» EXERCISE INPUTS:
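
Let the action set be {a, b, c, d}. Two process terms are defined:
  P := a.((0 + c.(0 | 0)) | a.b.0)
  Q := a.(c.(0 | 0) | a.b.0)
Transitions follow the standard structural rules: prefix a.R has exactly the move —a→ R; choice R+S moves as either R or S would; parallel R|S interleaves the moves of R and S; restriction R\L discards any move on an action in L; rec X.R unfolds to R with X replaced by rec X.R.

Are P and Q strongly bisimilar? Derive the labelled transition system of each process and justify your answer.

P ~ Q

LTS(P): 7 reachable states
  m0 = a.((0 + c.(0 | 0)) | a.b.0) has moves —a→ m1
  m1 = (0 + c.(0 | 0)) | a.b.0 has moves —a→ m2, —c→ m3
  m2 = (0 + c.(0 | 0)) | b.0 has moves —b→ m4, —c→ m5
  m3 = 0 | 0 | a.b.0 has moves —a→ m5
  m4 = (0 + c.(0 | 0)) | 0 has moves —c→ m6
  m5 = 0 | 0 | b.0 has moves —b→ m6
  m6 = 0 | 0 | 0 has moves deadlocked
LTS(Q): 7 reachable states
  n0 = a.(c.(0 | 0) | a.b.0) has moves —a→ n1
  n1 = c.(0 | 0) | a.b.0 has moves —a→ n2, —c→ n3
  n2 = c.(0 | 0) | b.0 has moves —b→ n4, —c→ n5
  n3 = 0 | 0 | a.b.0 has moves —a→ n5
  n4 = c.(0 | 0) | 0 has moves —c→ n6
  n5 = 0 | 0 | b.0 has moves —b→ n6
  n6 = 0 | 0 | 0 has moves deadlocked
Partition-refinement fixed point:
  B0 = {m0, n0}
  B1 = {m1, n1}
  B2 = {m2, n2}
  B3 = {m5, n5}
  B4 = {m6, n6}
  B5 = {m4, n4}
  B6 = {m3, n3}
m0 ∈ B0, n0 ∈ B0 → same block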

» REQUIREMENT: Transcribe each of the records above exactly.

» RESPONSE BOX:
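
Let the action set be {a, b, c, d}. Two process terms are defined:
  P := a.((0 + c.(0 | 0)) | a.b.0)
  Q := a.(c.(0 | 0) | a.b.0)
Transitions follow the standard structural rules: prefix a.R has exactly the move —a→ R; choice R+S moves as either R or S would; parallel R|S interleaves the moves of R and S; restriction R\L discards any move on an action in L; rec X.R unfolds to R with X replaced by rec X.R.

Are P and Q strongly bisimilar? Derive the labelled transition system of each process and justify your answer.

P ~ Q

LTS(P): 7 reachable states
  m0 = a.((0 + c.(0 | 0)) | a.b.0) has moves —a→ m1
  m1 = (0 + c.(0 | 0)) | a.b.0 has moves —a→ m2, —c→ m3
  m2 = (0 + c.(0 | 0)) | b.0 has moves —b→ m4, —c→ m5
  m3 = 0 | 0 | a.b.0 has moves —a→ m5
  m4 = (0 + c.(0 | 0)) | 0 has moves —c→ m6
  m5 = 0 | 0 | b.0 has moves —b→ m6
  m6 = 0 | 0 | 0 has moves deadlocked
LTS(Q): 7 reachable states
  n0 = a.(c.(0 | 0) | a.b.0) has moves —a→ n1
  n1 = c.(0 | 0) | a.b.0 has moves —a→ n2, —c→ n3
  n2 = c.(0 | 0) | b.0 has moves —b→ n4, —c→ n5
  n3 = 0 | 0 | a.b.0 has moves —a→ n5
  n4 = c.(0 | 0) | 0 has moves —c→ n6
  n5 = 0 | 0 | b.0 has moves —b→ n6
  n6 = 0 | 0 | 0 has moves deadlocked
Partition-refinement fixed point:
  B0 = {m0, n0}
  B1 = {m1, n1}
  B2 = {m2, n2}
  B3 = {m5, n5}
  B4 = {m6, n6}
  B5 = {m4, n4}
  B6 = {m3, n3}
m0 ∈ B0, n0 ∈ B0 → same block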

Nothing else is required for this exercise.